** Opening Data for this task block **

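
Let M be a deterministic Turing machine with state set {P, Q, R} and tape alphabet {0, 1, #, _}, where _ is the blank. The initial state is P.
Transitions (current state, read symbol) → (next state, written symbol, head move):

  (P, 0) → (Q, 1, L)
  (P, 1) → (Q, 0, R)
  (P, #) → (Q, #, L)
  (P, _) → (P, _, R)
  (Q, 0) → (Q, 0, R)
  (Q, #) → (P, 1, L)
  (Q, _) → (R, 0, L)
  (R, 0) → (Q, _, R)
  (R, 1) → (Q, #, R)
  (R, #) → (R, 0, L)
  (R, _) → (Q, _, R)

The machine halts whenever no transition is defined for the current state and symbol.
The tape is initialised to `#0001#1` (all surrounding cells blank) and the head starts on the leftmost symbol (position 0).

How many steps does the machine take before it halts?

9

P | ___[#]0001#1   read # → write #, move L, go to Q
Q | __[_]#0001#1   read _ → write 0, move L, go to R
R | _[_]0#0001#1   read _ → write _, move R, go to Q
Q | __[0]#0001#1   read 0 → write 0, move R, go to Q
Q | __0[#]0001#1   read # → write 1, move L, go to P
P | __[0]10001#1   read 0 → write 1, move L, go to Q
Q | _[_]110001#1   read _ → write 0, move L, go to R
R | [_]0110001#1   read _ → write _, move R, go to Q
Q | _[0]110001#1   read 0 → write 0, move R, go to Q
Q | _0[1]10001#1
M halts after 9 transitions.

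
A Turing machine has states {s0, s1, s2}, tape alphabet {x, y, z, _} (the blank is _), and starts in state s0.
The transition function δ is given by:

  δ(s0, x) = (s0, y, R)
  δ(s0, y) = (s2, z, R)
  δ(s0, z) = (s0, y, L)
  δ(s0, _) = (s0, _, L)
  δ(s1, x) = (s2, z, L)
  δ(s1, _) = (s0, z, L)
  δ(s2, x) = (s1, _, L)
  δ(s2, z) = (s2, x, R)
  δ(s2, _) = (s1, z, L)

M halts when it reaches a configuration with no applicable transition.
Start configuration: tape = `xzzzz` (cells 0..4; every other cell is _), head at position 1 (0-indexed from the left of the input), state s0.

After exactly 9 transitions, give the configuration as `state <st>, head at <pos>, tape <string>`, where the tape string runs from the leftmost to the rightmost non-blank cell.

s0 | x[z]zzz_   read z → write y, move L, go to s0
s0 | [x]yzzz_   read x → write y, move R, go to s0
s0 | y[y]zzz_   read y → write z, move R, go to s2
s2 | yz[z]zz_   read z → write x, move R, go to s2
s2 | yzx[z]z_   read z → write x, move R, go to s2
s2 | yzxx[z]_   read z → write x, move R, go to s2
s2 | yzxxx[_]   read _ → write z, move L, go to s1
s1 | yzxx[x]z   read x → write z, move L, go to s2
s2 | yzx[x]zz   read x → write _, move L, go to s1
s1 | yz[x]_zz
After 9 steps: state s1, head at 2, tape yzx_zz.

state s1, head at 2, tape yzx_zz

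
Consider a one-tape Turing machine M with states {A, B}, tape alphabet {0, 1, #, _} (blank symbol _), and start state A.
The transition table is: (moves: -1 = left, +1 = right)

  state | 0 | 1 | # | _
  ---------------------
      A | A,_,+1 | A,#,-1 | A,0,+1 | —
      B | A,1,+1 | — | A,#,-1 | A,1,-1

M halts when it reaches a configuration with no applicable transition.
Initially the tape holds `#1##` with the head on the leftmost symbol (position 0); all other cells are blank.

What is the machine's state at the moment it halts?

A | [#]1##_   read # → write 0, move +1, go to A
A | 0[1]##_   read 1 → write #, move -1, go to A
A | [0]###_   read 0 → write _, move +1, go to A
A | _[#]##_   read # → write 0, move +1, go to A
A | _0[#]#_   read # → write 0, move +1, go to A
A | _00[#]_   read # → write 0, move +1, go to A
A | _000[_]
No transition is defined for (A, _); M halts in state A.

A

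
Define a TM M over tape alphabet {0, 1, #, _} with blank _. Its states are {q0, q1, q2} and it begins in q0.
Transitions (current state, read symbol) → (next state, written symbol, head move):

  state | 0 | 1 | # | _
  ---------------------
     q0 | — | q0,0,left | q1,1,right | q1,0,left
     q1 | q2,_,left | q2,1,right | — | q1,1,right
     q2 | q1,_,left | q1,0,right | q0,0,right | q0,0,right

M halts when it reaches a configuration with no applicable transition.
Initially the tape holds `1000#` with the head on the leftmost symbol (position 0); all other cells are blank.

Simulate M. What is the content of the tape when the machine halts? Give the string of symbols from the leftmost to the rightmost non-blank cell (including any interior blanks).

000001#

state=q0 head=0 tape=__[1]000#   (q0,1)→(q0,0,left)
state=q0 head=-1 tape=_[_]0000#   (q0,_)→(q1,0,left)
state=q1 head=-2 tape=[_]00000#   (q1,_)→(q1,1,right)
state=q1 head=-1 tape=1[0]0000#   (q1,0)→(q2,_,left)
state=q2 head=-2 tape=[1]_0000#   (q2,1)→(q1,0,right)
state=q1 head=-1 tape=0[_]0000#   (q1,_)→(q1,1,right)
state=q1 head=0 tape=01[0]000#   (q1,0)→(q2,_,left)
state=q2 head=-1 tape=0[1]_000#   (q2,1)→(q1,0,right)
state=q1 head=0 tape=00[_]000#   (q1,_)→(q1,1,right)
state=q1 head=1 tape=001[0]00#   (q1,0)→(q2,_,left)
state=q2 head=0 tape=00[1]_00#   (q2,1)→(q1,0,right)
state=q1 head=1 tape=000[_]00#   (q1,_)→(q1,1,right)
state=q1 head=2 tape=0001[0]0#   (q1,0)→(q2,_,left)
state=q2 head=1 tape=000[1]_0#   (q2,1)→(q1,0,right)
state=q1 head=2 tape=0000[_]0#   (q1,_)→(q1,1,right)
state=q1 head=3 tape=00001[0]#   (q1,0)→(q2,_,left)
state=q2 head=2 tape=0000[1]_#   (q2,1)→(q1,0,right)
state=q1 head=3 tape=00000[_]#   (q1,_)→(q1,1,right)
state=q1 head=4 tape=000001[#]
The non-blank tape span at halt is 000001#.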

** Closing Data for this task block **

Problem statement — Could you print every record above exactly as it appears?

Result —
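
Let M be a deterministic Turing machine with state set {P, Q, R} and tape alphabet {0, 1, #, _}, where _ is the blank. The initial state is P.
Transitions (current state, read symbol) → (next state, written symbol, head move):

  (P, 0) → (Q, 1, L)
  (P, 1) → (Q, 0, R)
  (P, #) → (Q, #, L)
  (P, _) → (P, _, R)
  (Q, 0) → (Q, 0, R)
  (Q, #) → (P, 1, L)
  (Q, _) → (R, 0, L)
  (R, 0) → (Q, _, R)
  (R, 1) → (Q, #, R)
  (R, #) → (R, 0, L)
  (R, _) → (Q, _, R)

The machine halts whenever no transition is defined for the current state and symbol.
The tape is initialised to `#0001#1` (all surrounding cells blank) and the head starts on the leftmost symbol (position 0).

How many steps does the machine take before it halts?

9

P | ___[#]0001#1   read # → write #, move L, go to Q
Q | __[_]#0001#1   read _ → write 0, move L, go to R
R | _[_]0#0001#1   read _ → write _, move R, go to Q
Q | __[0]#0001#1   read 0 → write 0, move R, go to Q
Q | __0[#]0001#1   read # → write 1, move L, go to P
P | __[0]10001#1   read 0 → write 1, move L, go to Q
Q | _[_]110001#1   read _ → write 0, move L, go to R
R | [_]0110001#1   read _ → write _, move R, go to Q
Q | _[0]110001#1   read 0 → write 0, move R, go to Q
Q | _0[1]10001#1
M halts after 9 transitions.

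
A Turing machine has states {s0, s1, s2}, tape alphabet {x, y, z, _} (the blank is _), and starts in state s0.
The transition function δ is given by:

  δ(s0, x) = (s0, y, R)
  δ(s0, y) = (s2, z, R)
  δ(s0, z) = (s0, y, L)
  δ(s0, _) = (s0, _, L)
  δ(s1, x) = (s2, z, L)
  δ(s1, _) = (s0, z, L)
  δ(s2, x) = (s1, _, L)
  δ(s2, z) = (s2, x, R)
  δ(s2, _) = (s1, z, L)

M halts when it reaches a configuration with no applicable transition.
Start configuration: tape = `xzzzz` (cells 0..4; every other cell is _), head at position 1 (0-indexed from the left of the input), state s0.

After exactly 9 transitions, give the configuration as `state <st>, head at <pos>, tape <string>`, where the tape string runs from the leftmost to the rightmost non-blank cell.

s0 | x[z]zzz_   read z → write y, move L, go to s0
s0 | [x]yzzz_   read x → write y, move R, go to s0
s0 | y[y]zzz_   read y → write z, move R, go to s2
s2 | yz[z]zz_   read z → write x, move R, go to s2
s2 | yzx[z]z_   read z → write x, move R, go to s2
s2 | yzxx[z]_   read z → write x, move R, go to s2
s2 | yzxxx[_]   read _ → write z, move L, go to s1
s1 | yzxx[x]z   read x → write z, move L, go to s2
s2 | yzx[x]zz   read x → write _, move L, go to s1
s1 | yz[x]_zz
After 9 steps: state s1, head at 2, tape yzx_zz.

state s1, head at 2, tape yzx_zz

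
Consider a one-tape Turing machine M with states {A, B}, tape alphabet {0, 1, #, _} (blank symbol _), and start state A.
The transition table is: (moves: -1 = left, +1 = right)

  state | 0 | 1 | # | _
  ---------------------
      A | A,_,+1 | A,#,-1 | A,0,+1 | —
      B | A,1,+1 | — | A,#,-1 | A,1,-1

M halts when it reaches a configuration with no applicable transition.
Initially the tape holds `#1##` with the head on the leftmost symbol (position 0); all other cells are blank.

What is the machine's state at the moment it halts?

A | [#]1##_   read # → write 0, move +1, go to A
A | 0[1]##_   read 1 → write #, move -1, go to A
A | [0]###_   read 0 → write _, move +1, go to A
A | _[#]##_   read # → write 0, move +1, go to A
A | _0[#]#_   read # → write 0, move +1, go to A
A | _00[#]_   read # → write 0, move +1, go to A
A | _000[_]
No transition is defined for (A, _); M halts in state A.

A

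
Define a TM M over tape alphabet {0, 1, #, _} with blank _. Its states are {q0, q1, q2} and it begins in q0.
Transitions (current state, read symbol) → (next state, written symbol, head move):

  state | 0 | 1 | # | _
  ---------------------
     q0 | — | q0,0,left | q1,1,right | q1,0,left
     q1 | q2,_,left | q2,1,right | — | q1,1,right
     q2 | q1,_,left | q1,0,right | q0,0,right | q0,0,right

M halts when it reaches a configuration with no applicable transition.
Initially the tape holds `1000#` with the head on the leftmost symbol (position 0); all other cells are blank.

Simulate M. What is the content of the tape when the machine halts? Give the string of symbols from the leftmost to the rightmost non-blank cell (including any interior blanks).

000001#

state=q0 head=0 tape=__[1]000#   (q0,1)→(q0,0,left)
state=q0 head=-1 tape=_[_]0000#   (q0,_)→(q1,0,left)
state=q1 head=-2 tape=[_]00000#   (q1,_)→(q1,1,right)
state=q1 head=-1 tape=1[0]0000#   (q1,0)→(q2,_,left)
state=q2 head=-2 tape=[1]_0000#   (q2,1)→(q1,0,right)
state=q1 head=-1 tape=0[_]0000#   (q1,_)→(q1,1,right)
state=q1 head=0 tape=01[0]000#   (q1,0)→(q2,_,left)
state=q2 head=-1 tape=0[1]_000#   (q2,1)→(q1,0,right)
state=q1 head=0 tape=00[_]000#   (q1,_)→(q1,1,right)
state=q1 head=1 tape=001[0]00#   (q1,0)→(q2,_,left)
state=q2 head=0 tape=00[1]_00#   (q2,1)→(q1,0,right)
state=q1 head=1 tape=000[_]00#   (q1,_)→(q1,1,right)
state=q1 head=2 tape=0001[0]0#   (q1,0)→(q2,_,left)
state=q2 head=1 tape=000[1]_0#   (q2,1)→(q1,0,right)
state=q1 head=2 tape=0000[_]0#   (q1,_)→(q1,1,right)
state=q1 head=3 tape=00001[0]#   (q1,0)→(q2,_,left)
state=q2 head=2 tape=0000[1]_#   (q2,1)→(q1,0,right)
state=q1 head=3 tape=00000[_]#   (q1,_)→(q1,1,right)
state=q1 head=4 tape=000001[#]
The non-blank tape span at halt is 000001#.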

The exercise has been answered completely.